### Task prompt
Could you copy every record below exactly as it is written?

### Supplied material
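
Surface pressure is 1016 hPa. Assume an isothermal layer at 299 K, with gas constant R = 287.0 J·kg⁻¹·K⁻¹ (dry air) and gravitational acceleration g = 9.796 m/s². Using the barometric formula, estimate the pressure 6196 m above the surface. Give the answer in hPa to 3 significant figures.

P ≈ 501 hPa

Scale height: H = RT/g = 287.0 × 299 / 9.796 = 8760.0 m.
Barometric formula: P = P₀ exp(−z/H).
z/H = 6196.0/8760.0 = 0.70731; exp(−0.70731) = 0.49297.
P = 1016 × 0.49297 = 500.86 hPa.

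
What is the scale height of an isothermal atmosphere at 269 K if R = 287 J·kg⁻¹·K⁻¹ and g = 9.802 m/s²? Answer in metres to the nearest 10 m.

H ≈ 7880 m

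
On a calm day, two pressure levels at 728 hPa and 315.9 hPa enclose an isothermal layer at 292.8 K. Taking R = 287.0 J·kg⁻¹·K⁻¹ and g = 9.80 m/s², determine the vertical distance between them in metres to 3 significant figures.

Δz ≈ 7160 m

Hypsometric equation: Δz = (R T̄/g) ln(P₁/P₂).
R T̄/g = 287.0 × 292.8 / 9.80 = 8574.9 m.
ln(728/315.9) = ln(2.3045) = 0.83486.
Δz = 8574.9 × 0.83486 = 7158.8 m.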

### Response to the task
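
Surface pressure is 1016 hPa. Assume an isothermal layer at 299 K, with gas constant R = 287.0 J·kg⁻¹·K⁻¹ (dry air) and gravitational acceleration g = 9.796 m/s². Using the barometric formula, estimate the pressure 6196 m above the surface. Give the answer in hPa to 3 significant figures.

P ≈ 501 hPa

Scale height: H = RT/g = 287.0 × 299 / 9.796 = 8760.0 m.
Barometric formula: P = P₀ exp(−z/H).
z/H = 6196.0/8760.0 = 0.70731; exp(−0.70731) = 0.49297.
P = 1016 × 0.49297 = 500.86 hPa.

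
What is the scale height of an isothermal atmosphere at 269 K if R = 287 J·kg⁻¹·K⁻¹ and g = 9.802 m/s²? Answer in metres to the nearest 10 m.

H ≈ 7880 m

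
On a calm day, two pressure levels at 728 hPa and 315.9 hPa enclose an isothermal layer at 292.8 K. Taking R = 287.0 J·kg⁻¹·K⁻¹ and g = 9.80 m/s², determine the vertical distance between them in metres to 3 significant figures.

Δz ≈ 7160 m

Hypsometric equation: Δz = (R T̄/g) ln(P₁/P₂).
R T̄/g = 287.0 × 292.8 / 9.80 = 8574.9 m.
ln(728/315.9) = ln(2.3045) = 0.83486.
Δz = 8574.9 × 0.83486 = 7158.8 m.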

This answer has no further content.